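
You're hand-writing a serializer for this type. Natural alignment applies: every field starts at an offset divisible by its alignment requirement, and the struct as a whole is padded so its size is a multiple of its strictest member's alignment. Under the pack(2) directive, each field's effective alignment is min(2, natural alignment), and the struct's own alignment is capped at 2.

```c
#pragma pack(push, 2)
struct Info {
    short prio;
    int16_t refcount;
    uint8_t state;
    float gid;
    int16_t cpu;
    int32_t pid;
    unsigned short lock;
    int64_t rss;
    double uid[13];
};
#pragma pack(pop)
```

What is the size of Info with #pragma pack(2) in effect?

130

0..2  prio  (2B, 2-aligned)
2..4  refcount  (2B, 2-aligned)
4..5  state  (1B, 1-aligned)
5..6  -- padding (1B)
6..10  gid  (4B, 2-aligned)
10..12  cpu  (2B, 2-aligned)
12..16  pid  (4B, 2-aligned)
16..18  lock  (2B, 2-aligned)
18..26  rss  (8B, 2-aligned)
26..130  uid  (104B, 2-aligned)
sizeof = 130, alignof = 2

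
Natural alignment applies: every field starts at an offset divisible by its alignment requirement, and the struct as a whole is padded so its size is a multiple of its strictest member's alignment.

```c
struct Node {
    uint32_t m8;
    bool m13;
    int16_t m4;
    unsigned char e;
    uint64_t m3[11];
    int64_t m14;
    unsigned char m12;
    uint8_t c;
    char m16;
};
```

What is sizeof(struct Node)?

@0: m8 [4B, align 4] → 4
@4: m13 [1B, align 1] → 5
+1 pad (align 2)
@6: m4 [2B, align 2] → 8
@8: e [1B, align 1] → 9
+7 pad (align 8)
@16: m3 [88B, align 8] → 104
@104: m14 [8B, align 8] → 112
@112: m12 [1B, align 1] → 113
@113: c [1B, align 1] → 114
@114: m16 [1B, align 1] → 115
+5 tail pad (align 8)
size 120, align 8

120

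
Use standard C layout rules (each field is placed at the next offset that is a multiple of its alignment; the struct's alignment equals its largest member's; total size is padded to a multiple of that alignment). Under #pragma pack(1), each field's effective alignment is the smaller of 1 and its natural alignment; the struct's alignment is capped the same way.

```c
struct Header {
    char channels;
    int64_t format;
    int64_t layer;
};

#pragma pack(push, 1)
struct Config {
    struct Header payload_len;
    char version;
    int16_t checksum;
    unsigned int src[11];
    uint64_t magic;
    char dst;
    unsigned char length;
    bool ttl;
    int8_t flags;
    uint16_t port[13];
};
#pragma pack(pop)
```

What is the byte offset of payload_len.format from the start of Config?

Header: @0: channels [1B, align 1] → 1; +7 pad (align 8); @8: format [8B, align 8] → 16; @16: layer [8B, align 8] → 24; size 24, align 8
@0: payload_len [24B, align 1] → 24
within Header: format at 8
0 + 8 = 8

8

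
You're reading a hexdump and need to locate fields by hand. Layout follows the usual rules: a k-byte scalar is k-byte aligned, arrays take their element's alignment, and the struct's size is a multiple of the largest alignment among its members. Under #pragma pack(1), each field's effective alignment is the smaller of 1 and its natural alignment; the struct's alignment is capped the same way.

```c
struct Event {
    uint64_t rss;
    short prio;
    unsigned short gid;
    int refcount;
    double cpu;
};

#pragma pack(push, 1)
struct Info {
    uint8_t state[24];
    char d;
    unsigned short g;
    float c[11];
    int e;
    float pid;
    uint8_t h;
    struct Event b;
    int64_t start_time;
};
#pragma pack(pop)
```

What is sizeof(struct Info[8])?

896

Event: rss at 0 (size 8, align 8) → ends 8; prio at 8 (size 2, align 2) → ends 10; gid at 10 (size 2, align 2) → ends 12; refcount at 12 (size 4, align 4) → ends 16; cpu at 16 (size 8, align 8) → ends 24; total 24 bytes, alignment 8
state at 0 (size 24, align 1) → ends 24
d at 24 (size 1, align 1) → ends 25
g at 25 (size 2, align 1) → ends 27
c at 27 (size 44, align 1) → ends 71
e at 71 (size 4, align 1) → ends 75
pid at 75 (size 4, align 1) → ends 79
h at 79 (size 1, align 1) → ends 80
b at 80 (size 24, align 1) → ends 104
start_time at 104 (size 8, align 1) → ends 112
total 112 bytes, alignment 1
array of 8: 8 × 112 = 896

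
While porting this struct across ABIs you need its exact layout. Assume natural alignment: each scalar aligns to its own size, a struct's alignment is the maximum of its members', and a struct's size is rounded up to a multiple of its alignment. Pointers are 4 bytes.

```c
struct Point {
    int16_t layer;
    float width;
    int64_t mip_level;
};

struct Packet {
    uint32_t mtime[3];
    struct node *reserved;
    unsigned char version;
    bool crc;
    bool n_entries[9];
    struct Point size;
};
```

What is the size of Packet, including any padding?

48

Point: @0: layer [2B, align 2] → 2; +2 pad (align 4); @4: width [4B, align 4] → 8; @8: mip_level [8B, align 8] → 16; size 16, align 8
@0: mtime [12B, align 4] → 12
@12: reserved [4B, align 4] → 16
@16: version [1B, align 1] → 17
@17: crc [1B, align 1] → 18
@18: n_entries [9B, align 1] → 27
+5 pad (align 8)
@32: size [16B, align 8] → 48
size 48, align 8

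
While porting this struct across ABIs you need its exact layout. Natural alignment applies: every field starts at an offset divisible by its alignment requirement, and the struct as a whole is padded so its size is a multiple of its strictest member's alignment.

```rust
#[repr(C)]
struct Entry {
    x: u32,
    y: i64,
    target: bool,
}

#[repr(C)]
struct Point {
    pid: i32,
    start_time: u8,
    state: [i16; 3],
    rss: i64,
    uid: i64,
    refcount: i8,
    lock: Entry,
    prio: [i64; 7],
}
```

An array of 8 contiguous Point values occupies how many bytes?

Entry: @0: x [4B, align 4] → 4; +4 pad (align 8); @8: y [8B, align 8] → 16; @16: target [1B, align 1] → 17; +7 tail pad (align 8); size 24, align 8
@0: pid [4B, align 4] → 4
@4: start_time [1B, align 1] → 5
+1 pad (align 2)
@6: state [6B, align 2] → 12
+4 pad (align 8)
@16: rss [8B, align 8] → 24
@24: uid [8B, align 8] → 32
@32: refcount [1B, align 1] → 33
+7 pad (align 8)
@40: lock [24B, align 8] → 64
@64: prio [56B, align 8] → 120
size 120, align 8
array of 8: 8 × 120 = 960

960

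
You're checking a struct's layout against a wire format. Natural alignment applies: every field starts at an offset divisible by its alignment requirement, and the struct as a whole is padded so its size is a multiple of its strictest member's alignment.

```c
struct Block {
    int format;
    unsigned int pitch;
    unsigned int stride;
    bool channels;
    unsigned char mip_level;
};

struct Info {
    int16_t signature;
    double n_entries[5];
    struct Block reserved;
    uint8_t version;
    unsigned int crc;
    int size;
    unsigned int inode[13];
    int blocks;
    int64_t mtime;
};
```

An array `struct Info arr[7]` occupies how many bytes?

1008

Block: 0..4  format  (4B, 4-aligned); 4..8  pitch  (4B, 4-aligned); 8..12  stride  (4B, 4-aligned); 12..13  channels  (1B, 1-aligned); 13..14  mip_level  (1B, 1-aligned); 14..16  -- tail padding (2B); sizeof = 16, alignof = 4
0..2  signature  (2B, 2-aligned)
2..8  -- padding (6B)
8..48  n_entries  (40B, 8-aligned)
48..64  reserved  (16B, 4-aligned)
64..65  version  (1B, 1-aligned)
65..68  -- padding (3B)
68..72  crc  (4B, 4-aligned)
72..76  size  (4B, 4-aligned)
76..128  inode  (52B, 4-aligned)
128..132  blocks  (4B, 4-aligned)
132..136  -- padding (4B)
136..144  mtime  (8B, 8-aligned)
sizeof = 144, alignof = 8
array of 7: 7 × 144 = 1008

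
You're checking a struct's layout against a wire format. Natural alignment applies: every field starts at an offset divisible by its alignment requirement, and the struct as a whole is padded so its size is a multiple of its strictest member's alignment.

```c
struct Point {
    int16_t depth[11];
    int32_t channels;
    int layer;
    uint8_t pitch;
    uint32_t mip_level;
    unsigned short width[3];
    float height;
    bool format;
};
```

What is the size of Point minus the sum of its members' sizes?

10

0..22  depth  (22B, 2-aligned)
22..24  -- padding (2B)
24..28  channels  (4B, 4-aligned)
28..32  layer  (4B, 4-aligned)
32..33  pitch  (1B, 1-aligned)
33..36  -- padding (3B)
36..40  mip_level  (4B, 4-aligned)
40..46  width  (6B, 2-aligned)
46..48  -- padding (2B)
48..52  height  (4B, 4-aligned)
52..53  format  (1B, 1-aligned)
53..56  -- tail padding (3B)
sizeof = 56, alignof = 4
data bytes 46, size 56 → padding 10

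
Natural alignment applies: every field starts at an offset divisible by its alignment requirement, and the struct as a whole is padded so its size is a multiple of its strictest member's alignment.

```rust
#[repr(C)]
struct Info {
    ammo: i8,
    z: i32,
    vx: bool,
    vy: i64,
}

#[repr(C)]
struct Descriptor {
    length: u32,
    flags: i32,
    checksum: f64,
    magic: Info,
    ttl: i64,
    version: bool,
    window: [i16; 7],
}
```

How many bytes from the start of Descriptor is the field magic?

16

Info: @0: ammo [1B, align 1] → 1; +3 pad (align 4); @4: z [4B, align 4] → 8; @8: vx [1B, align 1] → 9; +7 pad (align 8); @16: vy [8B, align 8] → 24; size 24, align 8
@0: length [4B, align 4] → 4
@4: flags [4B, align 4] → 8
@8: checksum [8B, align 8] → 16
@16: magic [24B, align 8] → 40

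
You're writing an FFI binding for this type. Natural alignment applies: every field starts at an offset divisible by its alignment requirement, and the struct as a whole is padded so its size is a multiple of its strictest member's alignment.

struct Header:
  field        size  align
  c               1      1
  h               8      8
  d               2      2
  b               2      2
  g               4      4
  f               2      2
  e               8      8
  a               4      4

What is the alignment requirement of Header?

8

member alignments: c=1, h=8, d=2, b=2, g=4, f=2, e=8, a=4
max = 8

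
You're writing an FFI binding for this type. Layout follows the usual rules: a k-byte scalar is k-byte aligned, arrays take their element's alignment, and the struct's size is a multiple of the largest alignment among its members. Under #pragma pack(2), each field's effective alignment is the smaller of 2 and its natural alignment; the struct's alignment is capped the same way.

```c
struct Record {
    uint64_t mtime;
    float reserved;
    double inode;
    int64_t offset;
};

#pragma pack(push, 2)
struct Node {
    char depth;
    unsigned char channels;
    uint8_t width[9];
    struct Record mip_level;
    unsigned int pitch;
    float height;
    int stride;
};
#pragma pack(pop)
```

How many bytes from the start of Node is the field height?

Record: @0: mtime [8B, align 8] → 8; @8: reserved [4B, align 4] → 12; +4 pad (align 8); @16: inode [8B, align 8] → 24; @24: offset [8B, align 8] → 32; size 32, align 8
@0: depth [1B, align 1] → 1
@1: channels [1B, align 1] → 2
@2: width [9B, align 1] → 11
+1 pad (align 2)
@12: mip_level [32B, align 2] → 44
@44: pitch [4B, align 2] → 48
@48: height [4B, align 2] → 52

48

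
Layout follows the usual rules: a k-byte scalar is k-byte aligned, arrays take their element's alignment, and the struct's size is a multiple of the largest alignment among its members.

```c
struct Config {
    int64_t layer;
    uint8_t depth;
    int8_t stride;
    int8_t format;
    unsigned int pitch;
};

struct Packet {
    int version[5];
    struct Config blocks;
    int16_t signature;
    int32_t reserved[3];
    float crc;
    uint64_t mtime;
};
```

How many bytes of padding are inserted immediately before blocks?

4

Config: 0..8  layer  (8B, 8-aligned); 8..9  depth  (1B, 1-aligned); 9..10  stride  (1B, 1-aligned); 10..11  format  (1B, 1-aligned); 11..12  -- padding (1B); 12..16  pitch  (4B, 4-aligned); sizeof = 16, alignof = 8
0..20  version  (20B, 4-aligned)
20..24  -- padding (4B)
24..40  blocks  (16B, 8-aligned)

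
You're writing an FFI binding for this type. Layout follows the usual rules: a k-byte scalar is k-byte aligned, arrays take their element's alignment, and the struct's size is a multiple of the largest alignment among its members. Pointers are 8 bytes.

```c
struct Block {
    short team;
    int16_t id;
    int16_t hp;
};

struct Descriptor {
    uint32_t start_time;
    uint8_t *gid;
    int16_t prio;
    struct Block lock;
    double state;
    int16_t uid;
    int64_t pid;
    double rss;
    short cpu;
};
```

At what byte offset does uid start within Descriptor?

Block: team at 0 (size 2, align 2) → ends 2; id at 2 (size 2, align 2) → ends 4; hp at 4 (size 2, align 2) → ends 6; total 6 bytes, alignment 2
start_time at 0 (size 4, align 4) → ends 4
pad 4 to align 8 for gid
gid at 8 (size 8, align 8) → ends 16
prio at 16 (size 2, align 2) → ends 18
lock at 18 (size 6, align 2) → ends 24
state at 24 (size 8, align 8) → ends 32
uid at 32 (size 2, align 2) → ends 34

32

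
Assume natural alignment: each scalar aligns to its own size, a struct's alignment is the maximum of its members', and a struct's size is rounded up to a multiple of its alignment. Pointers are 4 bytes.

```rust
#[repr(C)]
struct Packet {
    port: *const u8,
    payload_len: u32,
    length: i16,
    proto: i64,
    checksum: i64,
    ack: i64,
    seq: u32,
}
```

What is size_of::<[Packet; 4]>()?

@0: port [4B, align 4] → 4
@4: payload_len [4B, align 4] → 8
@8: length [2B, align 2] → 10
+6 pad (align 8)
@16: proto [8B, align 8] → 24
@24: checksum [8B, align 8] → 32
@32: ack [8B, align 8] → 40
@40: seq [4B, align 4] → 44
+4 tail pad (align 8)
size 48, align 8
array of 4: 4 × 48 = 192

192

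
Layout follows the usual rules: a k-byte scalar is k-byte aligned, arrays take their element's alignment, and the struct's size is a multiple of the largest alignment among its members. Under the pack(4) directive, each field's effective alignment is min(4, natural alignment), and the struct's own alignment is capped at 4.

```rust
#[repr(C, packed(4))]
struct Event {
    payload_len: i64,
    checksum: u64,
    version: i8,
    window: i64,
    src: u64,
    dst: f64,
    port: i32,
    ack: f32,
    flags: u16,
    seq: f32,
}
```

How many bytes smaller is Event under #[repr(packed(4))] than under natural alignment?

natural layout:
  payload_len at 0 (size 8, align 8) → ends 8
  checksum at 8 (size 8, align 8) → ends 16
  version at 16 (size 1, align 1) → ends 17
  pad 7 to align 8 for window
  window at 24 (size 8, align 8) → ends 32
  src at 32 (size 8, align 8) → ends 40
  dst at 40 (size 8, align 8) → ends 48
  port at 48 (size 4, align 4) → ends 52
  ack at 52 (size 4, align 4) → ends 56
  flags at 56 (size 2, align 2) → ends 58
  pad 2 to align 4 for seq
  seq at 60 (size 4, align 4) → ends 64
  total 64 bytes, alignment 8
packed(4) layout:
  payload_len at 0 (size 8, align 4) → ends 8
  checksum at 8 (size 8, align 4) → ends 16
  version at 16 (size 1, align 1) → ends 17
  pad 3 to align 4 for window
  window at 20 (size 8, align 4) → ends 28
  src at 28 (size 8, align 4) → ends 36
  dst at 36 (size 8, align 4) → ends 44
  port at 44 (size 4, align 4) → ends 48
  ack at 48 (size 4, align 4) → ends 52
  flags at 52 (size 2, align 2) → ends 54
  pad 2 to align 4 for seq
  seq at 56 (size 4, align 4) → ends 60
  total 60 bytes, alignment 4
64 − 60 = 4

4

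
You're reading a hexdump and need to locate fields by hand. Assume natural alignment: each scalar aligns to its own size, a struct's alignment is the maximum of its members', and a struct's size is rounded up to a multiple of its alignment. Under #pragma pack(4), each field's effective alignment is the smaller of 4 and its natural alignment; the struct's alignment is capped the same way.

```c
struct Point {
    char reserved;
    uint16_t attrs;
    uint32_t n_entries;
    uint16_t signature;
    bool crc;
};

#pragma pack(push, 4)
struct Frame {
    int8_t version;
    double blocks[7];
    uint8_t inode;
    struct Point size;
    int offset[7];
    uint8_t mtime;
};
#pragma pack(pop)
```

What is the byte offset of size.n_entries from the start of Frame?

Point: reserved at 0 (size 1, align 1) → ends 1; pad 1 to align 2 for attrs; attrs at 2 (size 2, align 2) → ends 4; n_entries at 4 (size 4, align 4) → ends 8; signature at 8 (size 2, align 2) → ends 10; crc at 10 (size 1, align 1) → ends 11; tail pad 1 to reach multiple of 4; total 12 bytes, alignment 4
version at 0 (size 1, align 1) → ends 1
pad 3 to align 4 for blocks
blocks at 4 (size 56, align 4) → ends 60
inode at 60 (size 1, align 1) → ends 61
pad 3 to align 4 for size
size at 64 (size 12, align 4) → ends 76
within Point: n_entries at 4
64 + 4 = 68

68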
────────────────────
Search the material above for the word "exact", then copy out each line that has it.

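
While porting this struct across ABIs you need its exact layout. Assume natural alignment: each scalar aligns to its own size, a struct's alignment is the maximum of its members', and a struct's size is rounded up to a multiple of its alignment. Pointers are 4 bytes.
While porting this struct across ABIs you need its exact layout. Natural alignment applies: every field starts at an offset divisible by its alignment requirement, and the struct as a whole is padded so its size is a multiple of its strictest member's alignment.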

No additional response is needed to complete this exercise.